WHAT THE TASK REQUIRES: Within the records, which lines hold the string "Free"? Report each one by copying it.

-------- DATA FOR REVIEW

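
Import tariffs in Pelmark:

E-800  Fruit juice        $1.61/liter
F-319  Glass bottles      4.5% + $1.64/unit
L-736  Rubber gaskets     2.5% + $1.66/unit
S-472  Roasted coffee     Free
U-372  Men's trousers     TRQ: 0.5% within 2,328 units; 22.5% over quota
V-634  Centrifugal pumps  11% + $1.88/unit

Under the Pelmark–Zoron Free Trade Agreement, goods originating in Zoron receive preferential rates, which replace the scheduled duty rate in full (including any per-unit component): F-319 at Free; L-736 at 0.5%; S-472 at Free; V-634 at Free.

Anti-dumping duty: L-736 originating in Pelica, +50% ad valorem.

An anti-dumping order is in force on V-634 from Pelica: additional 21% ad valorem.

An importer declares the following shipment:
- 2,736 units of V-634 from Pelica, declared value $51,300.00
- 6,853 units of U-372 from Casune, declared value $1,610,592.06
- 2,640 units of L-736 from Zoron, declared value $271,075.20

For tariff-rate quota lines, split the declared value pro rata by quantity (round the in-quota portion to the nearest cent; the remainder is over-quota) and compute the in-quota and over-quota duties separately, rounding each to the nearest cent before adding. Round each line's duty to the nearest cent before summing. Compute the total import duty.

Line 1 (V-634, Pelica, 2,736 units, $51,300.00):
Base rate for V-634 is 11% + $1.88/unit.
V-634 has an FTA preferential rate, but origin Pelica is not Zoron; base rate stands.
Additional duty on V-634 from Pelica: +21%. Applied ad valorem rate: 11% + 21% = 32%.
Duty = $51,300.00 × 32% + 2,736 × $1.88 = $21,559.68.
Line 2 (U-372, Casune, 6,853 units, $1,610,592.06):
Code U-372 is under a tariff-rate quota (threshold 2,328 units). In-quota: 2,328 units at 0.5%; over-quota: 4,525 units at 22.5%.
Pro-rata value split: in-quota = $1,610,592.06 × 2,328/6,853 = $547,126.56; over-quota = $1,610,592.06 − $547,126.56 = $1,063,465.50.
In-quota duty = $547,126.56 × 0.5% = $2,735.63. Over-quota duty = $1,063,465.50 × 22.5% = $239,279.74.
Line duty = $2,735.63 + $239,279.74 = $242,015.37.
Line 3 (L-736, Zoron, 2,640 units, $271,075.20):
Base rate for L-736 is 2.5% + $1.66/unit.
Origin Zoron qualifies under the Pelmark–Zoron agreement and L-736 is covered: preferential rate 0.5% applies instead.
The additional-duty order on L-736 targets Pelica, not Zoron; it does not apply.
Duty = $271,075.20 × 0.5% = $1,355.38.
Total = $21,559.68 + $242,015.37 + $1,355.38 = $264,930.43.

$264,930.43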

----------------

TASK OUTPUT:
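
S-472  Roasted coffee     Free
Under the Pelmark–Zoron Free Trade Agreement, goods originating in Zoron receive preferential rates, which replace the scheduled duty rate in full (including any per-unit component): F-319 at Free; L-736 at 0.5%; S-472 at Free; V-634 at Free.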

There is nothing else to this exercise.